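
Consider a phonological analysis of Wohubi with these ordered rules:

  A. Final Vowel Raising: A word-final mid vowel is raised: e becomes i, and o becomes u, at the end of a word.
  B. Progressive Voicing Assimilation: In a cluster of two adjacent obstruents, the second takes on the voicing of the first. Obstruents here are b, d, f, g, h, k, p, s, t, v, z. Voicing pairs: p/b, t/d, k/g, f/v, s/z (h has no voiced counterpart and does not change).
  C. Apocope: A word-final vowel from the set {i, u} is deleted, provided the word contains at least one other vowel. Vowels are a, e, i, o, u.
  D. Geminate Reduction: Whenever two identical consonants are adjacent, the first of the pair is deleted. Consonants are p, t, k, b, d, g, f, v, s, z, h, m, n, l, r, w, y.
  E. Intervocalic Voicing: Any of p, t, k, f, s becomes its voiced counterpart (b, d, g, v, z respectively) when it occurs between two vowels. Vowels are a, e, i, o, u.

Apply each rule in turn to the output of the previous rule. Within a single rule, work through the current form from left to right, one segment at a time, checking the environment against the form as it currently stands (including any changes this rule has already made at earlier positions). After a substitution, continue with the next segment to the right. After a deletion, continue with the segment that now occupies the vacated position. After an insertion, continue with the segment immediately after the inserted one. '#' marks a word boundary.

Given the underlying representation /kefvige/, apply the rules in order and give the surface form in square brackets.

A Final Vowel Raising: [kefvige] → [kefvigi]
B Progressive Voicing Assimilation: [kefvigi] → [keffigi]
C Apocope: [keffigi] → [keffig]
D Geminate Reduction: [keffig] → [kefig]
E Intervocalic Voicing: [kefig] → [kevig]

[kevig]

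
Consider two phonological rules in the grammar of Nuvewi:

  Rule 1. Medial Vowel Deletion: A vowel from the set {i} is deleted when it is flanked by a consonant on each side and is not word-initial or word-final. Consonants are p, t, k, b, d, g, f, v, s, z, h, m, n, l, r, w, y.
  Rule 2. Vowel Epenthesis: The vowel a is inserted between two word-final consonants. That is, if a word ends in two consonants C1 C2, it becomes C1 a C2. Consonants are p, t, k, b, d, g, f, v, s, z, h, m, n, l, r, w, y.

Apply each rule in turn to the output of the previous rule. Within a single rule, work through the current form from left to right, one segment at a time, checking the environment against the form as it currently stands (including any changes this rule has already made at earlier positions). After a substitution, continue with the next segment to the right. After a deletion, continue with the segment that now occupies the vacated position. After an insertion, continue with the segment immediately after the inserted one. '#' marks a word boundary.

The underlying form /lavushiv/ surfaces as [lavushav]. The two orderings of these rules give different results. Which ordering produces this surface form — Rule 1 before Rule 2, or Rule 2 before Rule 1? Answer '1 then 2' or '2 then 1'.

Order 1 then 2:
  1 Medial Vowel Deletion: [lavushiv] → [lavushv]
  2 Vowel Epenthesis: [lavushv] → [lavushav]
  result: [lavushav]
Order 2 then 1:
  2 Vowel Epenthesis: no change — [lavushiv]
  1 Medial Vowel Deletion: [lavushiv] → [lavushv]
  result: [lavushv]

1 then 2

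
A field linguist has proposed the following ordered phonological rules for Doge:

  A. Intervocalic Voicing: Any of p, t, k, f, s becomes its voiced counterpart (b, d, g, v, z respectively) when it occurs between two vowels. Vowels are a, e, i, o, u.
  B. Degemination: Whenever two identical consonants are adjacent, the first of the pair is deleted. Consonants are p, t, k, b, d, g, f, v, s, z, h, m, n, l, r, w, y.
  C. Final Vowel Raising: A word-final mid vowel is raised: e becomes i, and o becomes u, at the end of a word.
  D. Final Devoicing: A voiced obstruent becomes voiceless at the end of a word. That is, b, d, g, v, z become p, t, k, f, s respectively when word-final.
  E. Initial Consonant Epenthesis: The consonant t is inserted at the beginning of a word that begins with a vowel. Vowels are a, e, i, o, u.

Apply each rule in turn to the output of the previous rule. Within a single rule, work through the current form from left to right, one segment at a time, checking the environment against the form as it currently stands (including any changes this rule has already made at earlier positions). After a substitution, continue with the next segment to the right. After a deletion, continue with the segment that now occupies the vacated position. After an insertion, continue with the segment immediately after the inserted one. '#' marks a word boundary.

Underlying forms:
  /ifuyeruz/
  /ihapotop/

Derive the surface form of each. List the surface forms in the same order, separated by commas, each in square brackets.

[tivuyerus], [tihabodop]

/ifuyeruz/:
  A Intervocalic Voicing: [ifuyeruz] → [ivuyeruz]
  B Degemination: no change — [ivuyeruz]
  C Final Vowel Raising: no change — [ivuyeruz]
  D Final Devoicing: [ivuyeruz] → [ivuyerus]
  E Initial Consonant Epenthesis: [ivuyerus] → [tivuyerus]
/ihapotop/:
  A Intervocalic Voicing: [ihapotop] → [ihabodop]
  B Degemination: no change — [ihabodop]
  C Final Vowel Raising: no change — [ihabodop]
  D Final Devoicing: no change — [ihabodop]
  E Initial Consonant Epenthesis: [ihabodop] → [tihabodop]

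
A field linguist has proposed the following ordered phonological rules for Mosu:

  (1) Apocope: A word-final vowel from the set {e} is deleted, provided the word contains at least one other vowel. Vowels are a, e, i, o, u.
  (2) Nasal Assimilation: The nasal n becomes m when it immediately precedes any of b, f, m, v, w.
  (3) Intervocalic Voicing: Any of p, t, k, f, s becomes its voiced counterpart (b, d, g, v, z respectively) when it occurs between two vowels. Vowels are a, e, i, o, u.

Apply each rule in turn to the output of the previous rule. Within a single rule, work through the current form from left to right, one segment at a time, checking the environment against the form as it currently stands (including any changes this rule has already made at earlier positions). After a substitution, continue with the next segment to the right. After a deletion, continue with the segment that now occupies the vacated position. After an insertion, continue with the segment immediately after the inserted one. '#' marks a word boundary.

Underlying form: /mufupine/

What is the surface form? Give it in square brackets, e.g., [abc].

[muvubin]

(1) Apocope: [mufupine] → [mufupin]
(2) Nasal Assimilation: no change — [mufupin]
(3) Intervocalic Voicing: [mufupin] → [muvubin]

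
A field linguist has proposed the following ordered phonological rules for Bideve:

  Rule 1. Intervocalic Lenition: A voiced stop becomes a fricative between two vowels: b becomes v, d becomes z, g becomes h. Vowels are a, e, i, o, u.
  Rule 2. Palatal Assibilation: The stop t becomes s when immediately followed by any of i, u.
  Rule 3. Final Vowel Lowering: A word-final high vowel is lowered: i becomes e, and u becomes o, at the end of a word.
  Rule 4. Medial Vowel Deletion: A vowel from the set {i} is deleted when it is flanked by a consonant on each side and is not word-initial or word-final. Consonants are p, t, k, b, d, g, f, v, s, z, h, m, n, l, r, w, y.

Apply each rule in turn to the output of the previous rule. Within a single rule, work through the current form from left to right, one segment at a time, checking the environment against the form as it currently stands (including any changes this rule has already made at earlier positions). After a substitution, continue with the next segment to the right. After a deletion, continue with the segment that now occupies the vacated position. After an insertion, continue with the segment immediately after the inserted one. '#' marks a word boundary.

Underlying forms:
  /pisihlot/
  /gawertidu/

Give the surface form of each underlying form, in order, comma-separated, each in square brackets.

[pshlot], [gawerszo]

/pisihlot/:
  Rule 1 Intervocalic Lenition: no change — [pisihlot]
  Rule 2 Palatal Assibilation: no change — [pisihlot]
  Rule 3 Final Vowel Lowering: no change — [pisihlot]
  Rule 4 Medial Vowel Deletion: [pisihlot] → [pshlot]
/gawertidu/:
  Rule 1 Intervocalic Lenition: [gawertidu] → [gawertizu]
  Rule 2 Palatal Assibilation: [gawertizu] → [gawersizu]
  Rule 3 Final Vowel Lowering: [gawersizu] → [gawersizo]
  Rule 4 Medial Vowel Deletion: [gawersizo] → [gawerszo]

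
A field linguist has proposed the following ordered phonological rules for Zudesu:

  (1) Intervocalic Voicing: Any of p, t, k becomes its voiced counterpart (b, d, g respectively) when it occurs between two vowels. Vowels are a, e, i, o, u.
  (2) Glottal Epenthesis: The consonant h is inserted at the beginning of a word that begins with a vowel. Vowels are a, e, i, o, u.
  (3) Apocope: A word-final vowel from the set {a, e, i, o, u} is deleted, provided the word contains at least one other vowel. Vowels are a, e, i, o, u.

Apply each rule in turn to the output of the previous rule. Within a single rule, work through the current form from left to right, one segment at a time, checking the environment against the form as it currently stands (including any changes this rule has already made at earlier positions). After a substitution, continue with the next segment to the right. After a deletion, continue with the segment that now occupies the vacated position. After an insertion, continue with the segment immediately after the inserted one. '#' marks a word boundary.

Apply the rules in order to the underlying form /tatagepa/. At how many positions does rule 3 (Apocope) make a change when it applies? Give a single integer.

(1) Intervocalic Voicing: [tatagepa] → [tadageba]
(2) Glottal Epenthesis: no change — [tadageba]
(3) Apocope: [tadageba] → [tadageb]
Rule 3 changed 1 position(s).

1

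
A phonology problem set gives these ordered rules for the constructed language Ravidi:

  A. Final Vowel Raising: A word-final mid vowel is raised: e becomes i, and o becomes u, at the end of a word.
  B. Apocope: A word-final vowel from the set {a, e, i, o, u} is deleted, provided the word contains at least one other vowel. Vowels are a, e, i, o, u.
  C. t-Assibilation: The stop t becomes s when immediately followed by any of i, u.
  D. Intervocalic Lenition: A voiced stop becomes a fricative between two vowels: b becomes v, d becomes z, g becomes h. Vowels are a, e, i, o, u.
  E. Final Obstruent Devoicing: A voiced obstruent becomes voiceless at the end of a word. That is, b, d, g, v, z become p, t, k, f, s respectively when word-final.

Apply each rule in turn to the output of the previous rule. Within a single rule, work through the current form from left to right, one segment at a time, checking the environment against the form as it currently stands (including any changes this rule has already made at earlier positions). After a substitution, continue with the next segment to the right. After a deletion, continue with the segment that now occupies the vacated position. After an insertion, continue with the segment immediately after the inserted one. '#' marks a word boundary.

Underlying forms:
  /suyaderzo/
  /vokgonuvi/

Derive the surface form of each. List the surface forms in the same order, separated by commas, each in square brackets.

/suyaderzo/:
  A Final Vowel Raising: [suyaderzo] → [suyaderzu]
  B Apocope: [suyaderzu] → [suyaderz]
  C t-Assibilation: no change — [suyaderz]
  D Intervocalic Lenition: [suyaderz] → [suyazerz]
  E Final Obstruent Devoicing: [suyazerz] → [suyazers]
/vokgonuvi/:
  A Final Vowel Raising: no change — [vokgonuvi]
  B Apocope: [vokgonuvi] → [vokgonuv]
  C t-Assibilation: no change — [vokgonuv]
  D Intervocalic Lenition: no change — [vokgonuv]
  E Final Obstruent Devoicing: [vokgonuv] → [vokgonuf]

[suyazers], [vokgonuf]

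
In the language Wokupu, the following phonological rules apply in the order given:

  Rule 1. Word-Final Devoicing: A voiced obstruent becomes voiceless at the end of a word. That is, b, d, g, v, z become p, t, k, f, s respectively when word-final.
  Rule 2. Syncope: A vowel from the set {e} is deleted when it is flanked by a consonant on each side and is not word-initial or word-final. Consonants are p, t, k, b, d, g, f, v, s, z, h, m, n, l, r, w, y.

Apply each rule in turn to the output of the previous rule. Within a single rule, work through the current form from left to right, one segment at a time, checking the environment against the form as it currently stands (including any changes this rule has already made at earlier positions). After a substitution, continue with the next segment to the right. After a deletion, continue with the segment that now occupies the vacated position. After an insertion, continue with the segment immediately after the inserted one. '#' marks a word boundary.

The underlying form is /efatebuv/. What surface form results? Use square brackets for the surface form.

Rule 1 Word-Final Devoicing: [efatebuv] → [efatebuf]
Rule 2 Syncope: [efatebuf] → [efatbuf]

[efatbuf]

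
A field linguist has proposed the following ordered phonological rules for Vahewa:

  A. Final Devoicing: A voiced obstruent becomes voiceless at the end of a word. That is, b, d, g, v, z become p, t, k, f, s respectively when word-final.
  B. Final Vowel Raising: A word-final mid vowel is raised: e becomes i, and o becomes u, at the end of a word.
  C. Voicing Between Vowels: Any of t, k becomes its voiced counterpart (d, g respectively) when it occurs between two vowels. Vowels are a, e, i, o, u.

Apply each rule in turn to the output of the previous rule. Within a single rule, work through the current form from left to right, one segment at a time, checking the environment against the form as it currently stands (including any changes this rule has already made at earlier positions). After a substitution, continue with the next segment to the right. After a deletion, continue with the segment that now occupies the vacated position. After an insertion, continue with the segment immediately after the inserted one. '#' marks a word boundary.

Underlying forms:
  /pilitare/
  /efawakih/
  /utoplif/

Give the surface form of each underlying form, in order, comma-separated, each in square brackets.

/pilitare/:
  A Final Devoicing: no change — [pilitare]
  B Final Vowel Raising: [pilitare] → [pilitari]
  C Voicing Between Vowels: [pilitari] → [pilidari]
/efawakih/:
  A Final Devoicing: no change — [efawakih]
  B Final Vowel Raising: no change — [efawakih]
  C Voicing Between Vowels: [efawakih] → [efawagih]
/utoplif/:
  A Final Devoicing: no change — [utoplif]
  B Final Vowel Raising: no change — [utoplif]
  C Voicing Between Vowels: [utoplif] → [udoplif]

[pilidari], [efawagih], [udoplif]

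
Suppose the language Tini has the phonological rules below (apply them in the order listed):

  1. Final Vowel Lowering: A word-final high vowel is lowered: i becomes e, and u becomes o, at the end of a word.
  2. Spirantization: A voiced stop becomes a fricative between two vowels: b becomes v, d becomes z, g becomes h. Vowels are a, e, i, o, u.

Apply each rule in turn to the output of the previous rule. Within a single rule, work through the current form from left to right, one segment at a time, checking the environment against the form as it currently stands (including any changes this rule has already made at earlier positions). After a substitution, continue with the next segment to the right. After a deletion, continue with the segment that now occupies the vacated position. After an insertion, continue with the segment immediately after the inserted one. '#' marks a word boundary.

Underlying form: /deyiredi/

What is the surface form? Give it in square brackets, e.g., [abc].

1 Final Vowel Lowering: [deyiredi] → [deyirede]
2 Spirantization: [deyirede] → [deyireze]

[deyireze]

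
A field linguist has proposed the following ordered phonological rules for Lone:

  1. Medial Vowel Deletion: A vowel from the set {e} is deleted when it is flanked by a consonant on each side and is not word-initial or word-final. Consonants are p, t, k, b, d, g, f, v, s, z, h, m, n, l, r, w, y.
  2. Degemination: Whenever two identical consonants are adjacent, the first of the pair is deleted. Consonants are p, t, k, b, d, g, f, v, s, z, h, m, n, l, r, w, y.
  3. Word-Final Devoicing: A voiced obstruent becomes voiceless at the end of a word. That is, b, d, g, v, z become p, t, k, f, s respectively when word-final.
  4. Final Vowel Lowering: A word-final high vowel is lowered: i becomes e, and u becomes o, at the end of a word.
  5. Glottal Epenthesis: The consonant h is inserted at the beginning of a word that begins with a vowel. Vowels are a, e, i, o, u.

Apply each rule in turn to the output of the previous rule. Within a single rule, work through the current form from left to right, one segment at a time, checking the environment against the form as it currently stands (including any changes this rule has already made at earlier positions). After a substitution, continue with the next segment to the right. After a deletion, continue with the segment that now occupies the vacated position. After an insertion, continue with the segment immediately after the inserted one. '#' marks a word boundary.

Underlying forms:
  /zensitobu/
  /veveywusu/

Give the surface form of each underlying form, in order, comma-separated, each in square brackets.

/zensitobu/:
  1 Medial Vowel Deletion: [zensitobu] → [znsitobu]
  2 Degemination: no change — [znsitobu]
  3 Word-Final Devoicing: no change — [znsitobu]
  4 Final Vowel Lowering: [znsitobu] → [znsitobo]
  5 Glottal Epenthesis: no change — [znsitobo]
/veveywusu/:
  1 Medial Vowel Deletion: [veveywusu] → [vvywusu]
  2 Degemination: [vvywusu] → [vywusu]
  3 Word-Final Devoicing: no change — [vywusu]
  4 Final Vowel Lowering: [vywusu] → [vywuso]
  5 Glottal Epenthesis: no change — [vywuso]

[znsitobo], [vywuso]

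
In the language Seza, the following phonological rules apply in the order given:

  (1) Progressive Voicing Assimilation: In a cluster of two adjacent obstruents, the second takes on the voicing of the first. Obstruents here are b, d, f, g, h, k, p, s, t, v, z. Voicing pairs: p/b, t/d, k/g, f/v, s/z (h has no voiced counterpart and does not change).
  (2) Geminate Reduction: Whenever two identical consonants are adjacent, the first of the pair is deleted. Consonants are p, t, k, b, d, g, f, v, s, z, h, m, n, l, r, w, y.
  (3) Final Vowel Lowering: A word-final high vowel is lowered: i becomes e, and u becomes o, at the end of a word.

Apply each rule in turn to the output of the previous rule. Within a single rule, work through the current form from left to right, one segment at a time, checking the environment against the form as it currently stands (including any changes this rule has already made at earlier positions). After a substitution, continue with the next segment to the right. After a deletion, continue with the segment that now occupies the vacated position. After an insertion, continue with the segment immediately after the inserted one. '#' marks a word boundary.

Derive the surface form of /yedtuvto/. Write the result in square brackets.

(1) Progressive Voicing Assimilation: [yedtuvto] → [yedduvdo]
(2) Geminate Reduction: [yedduvdo] → [yeduvdo]
(3) Final Vowel Lowering: no change — [yeduvdo]

[yeduvdo]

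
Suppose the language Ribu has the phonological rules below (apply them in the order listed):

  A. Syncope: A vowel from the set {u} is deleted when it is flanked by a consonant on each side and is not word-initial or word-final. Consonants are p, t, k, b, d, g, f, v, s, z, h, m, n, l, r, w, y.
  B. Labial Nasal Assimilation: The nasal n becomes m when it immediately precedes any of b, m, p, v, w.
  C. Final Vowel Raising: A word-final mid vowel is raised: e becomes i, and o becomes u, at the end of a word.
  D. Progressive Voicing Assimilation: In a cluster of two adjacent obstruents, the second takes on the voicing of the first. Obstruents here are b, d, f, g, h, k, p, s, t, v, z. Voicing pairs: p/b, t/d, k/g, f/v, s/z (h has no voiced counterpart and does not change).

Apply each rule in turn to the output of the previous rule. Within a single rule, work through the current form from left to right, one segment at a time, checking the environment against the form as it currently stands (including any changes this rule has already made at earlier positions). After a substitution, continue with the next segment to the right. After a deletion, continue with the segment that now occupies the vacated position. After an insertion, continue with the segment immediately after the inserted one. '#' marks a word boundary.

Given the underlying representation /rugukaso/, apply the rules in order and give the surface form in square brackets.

[rggasu]

A Syncope: [rugukaso] → [rgkaso]
B Labial Nasal Assimilation: no change — [rgkaso]
C Final Vowel Raising: [rgkaso] → [rgkasu]
D Progressive Voicing Assimilation: [rgkasu] → [rggasu]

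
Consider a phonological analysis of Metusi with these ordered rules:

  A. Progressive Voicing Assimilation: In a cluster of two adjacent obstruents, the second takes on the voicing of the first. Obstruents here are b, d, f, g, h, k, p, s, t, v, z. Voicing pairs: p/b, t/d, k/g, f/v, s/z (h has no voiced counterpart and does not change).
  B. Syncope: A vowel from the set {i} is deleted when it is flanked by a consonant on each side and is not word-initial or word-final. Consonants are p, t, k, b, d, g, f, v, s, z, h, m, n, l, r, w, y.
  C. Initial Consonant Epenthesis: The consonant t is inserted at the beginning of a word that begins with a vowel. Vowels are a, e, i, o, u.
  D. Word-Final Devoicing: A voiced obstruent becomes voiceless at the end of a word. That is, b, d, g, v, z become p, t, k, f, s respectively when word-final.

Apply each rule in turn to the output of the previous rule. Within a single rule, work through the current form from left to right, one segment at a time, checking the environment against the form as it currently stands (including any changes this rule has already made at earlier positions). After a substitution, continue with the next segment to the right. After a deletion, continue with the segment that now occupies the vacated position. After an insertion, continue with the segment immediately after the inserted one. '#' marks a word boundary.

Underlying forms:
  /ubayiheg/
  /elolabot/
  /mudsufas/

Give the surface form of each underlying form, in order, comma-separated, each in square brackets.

[tubayhek], [telolabot], [mudzufas]

/ubayiheg/:
  A Progressive Voicing Assimilation: no change — [ubayiheg]
  B Syncope: [ubayiheg] → [ubayheg]
  C Initial Consonant Epenthesis: [ubayheg] → [tubayheg]
  D Word-Final Devoicing: [tubayheg] → [tubayhek]
/elolabot/:
  A Progressive Voicing Assimilation: no change — [elolabot]
  B Syncope: no change — [elolabot]
  C Initial Consonant Epenthesis: [elolabot] → [telolabot]
  D Word-Final Devoicing: no change — [telolabot]
/mudsufas/:
  A Progressive Voicing Assimilation: [mudsufas] → [mudzufas]
  B Syncope: no change — [mudzufas]
  C Initial Consonant Epenthesis: no change — [mudzufas]
  D Word-Final Devoicing: no change — [mudzufas]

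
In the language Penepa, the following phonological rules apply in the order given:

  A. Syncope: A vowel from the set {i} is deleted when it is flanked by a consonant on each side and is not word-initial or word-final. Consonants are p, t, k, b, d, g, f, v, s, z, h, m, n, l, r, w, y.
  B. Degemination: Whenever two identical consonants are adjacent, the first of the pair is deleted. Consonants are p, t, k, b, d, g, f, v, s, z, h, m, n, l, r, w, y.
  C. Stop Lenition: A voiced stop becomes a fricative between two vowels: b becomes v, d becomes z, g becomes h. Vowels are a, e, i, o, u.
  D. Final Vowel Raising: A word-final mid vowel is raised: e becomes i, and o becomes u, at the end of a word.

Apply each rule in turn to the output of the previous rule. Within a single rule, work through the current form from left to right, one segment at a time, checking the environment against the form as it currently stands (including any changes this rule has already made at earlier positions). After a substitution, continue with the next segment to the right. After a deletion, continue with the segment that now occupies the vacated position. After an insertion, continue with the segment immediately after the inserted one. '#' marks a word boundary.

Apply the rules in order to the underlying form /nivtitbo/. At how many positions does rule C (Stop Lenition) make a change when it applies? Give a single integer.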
= = = =
REQUIREMENT: Which lines in the listing above include the string "other"? Copy each of them.

ANSWER SECTION:
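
  C. Apocope: A word-final vowel from the set {i, u} is deleted, provided the word contains at least one other vowel. Vowels are a, e, i, o, u.
  (1) Apocope: A word-final vowel from the set {e} is deleted, provided the word contains at least one other vowel. Vowels are a, e, i, o, u.
  (3) Apocope: A word-final vowel from the set {a, e, i, o, u} is deleted, provided the word contains at least one other vowel. Vowels are a, e, i, o, u.
  B. Apocope: A word-final vowel from the set {a, e, i, o, u} is deleted, provided the word contains at least one other vowel. Vowels are a, e, i, o, u.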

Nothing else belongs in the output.